» Assigned task:
Tally up how many lines in the listing below contain the string "Answer", and give only the total.

** Provided records follows **

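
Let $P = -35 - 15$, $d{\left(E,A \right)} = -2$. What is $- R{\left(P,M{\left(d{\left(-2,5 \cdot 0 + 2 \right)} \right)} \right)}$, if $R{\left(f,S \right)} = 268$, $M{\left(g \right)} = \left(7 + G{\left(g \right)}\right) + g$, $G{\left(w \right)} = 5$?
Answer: $-268$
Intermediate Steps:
$M{\left(g \right)} = 12 + g$ ($M{\left(g \right)} = \left(7 + 5\right) + g = 12 + g$)
$P = -50$ ($P = -35 - 15 = -50$)
$- R{\left(P,M{\left(d{\left(-2,5 \cdot 0 + 2 \right)} \right)} \right)} = \left(-1\right) 268 = -268$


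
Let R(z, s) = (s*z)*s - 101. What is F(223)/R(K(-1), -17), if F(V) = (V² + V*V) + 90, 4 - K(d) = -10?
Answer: 99548/3945 ≈ 25.234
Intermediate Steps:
K(d) = 14 (K(d) = 4 - 1*(-10) = 4 + 10 = 14)
R(z, s) = -101 + z*s² (R(z, s) = z*s² - 101 = -101 + z*s²)
F(V) = 90 + 2*V² (F(V) = (V² + V²) + 90 = 2*V² + 90 = 90 + 2*V²)
F(223)/R(K(-1), -17) = (90 + 2*223²)/(-101 + 14*(-17)²) = (90 + 2*49729)/(-101 + 14*289) = (90 + 99458)/(-101 + 4046) = 99548/3945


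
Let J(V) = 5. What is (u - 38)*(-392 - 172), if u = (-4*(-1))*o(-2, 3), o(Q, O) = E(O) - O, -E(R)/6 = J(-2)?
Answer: 95880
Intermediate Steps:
E(R) = -30 (E(R) = -6*5 = -30)
o(Q, O) = -30 - O
u = -132 (u = (-4*(-1))*(-30 - 1*3) = 4*(-30 - 3) = 4*(-33) = -132)
(u - 38)*(-392 - 172) = (-132 - 38)*(-392 - 172) = -170*(-564) = 95880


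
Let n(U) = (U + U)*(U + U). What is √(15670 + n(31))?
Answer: √19514 ≈ 139.69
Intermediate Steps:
n(U) = 4*U² (n(U) = (2*U)*(2*U) = 4*U²)
√(15670 + n(31)) = √(15670 + 4*31²) = √(15670 + 4*961) = √(15670 + 3844) = √19514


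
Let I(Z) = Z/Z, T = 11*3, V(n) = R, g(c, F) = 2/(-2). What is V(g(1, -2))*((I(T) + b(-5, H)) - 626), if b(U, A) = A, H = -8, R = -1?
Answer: 633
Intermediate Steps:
g(c, F) = -1 (g(c, F) = 2*(-1/2) = -1)
V(n) = -1
T = 33
I(Z) = 1
V(g(1, -2))*((I(T) + b(-5, H)) - 626) = -((1 - 8) - 626) = -(-7 - 626) = -1*(-633) = 633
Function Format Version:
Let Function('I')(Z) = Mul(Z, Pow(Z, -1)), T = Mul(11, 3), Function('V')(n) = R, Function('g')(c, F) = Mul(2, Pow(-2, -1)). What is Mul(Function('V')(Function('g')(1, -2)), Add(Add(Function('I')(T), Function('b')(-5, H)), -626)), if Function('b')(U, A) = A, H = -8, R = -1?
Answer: 633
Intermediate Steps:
Function('g')(c, F) = -1 (Function('g')(c, F) = Mul(2, Rational(-1, 2)) = -1)
Function('V')(n) = -1
T = 33
Function('I')(Z) = 1
Mul(Function('V')(Function('g')(1, -2)), Add(Add(Function('I')(T), Function('b')(-5, H)), -626)) = Mul(-1, Add(Add(1, -8), -626)) = Mul(-1, Add(-7, -626)) = Mul(-1, -633) = 633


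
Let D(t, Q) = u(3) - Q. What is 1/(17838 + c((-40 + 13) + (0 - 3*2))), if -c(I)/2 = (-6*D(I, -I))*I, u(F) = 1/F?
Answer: 1/30774 ≈ 3.2495e-5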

** End of Provided records **

» Exercise output:
7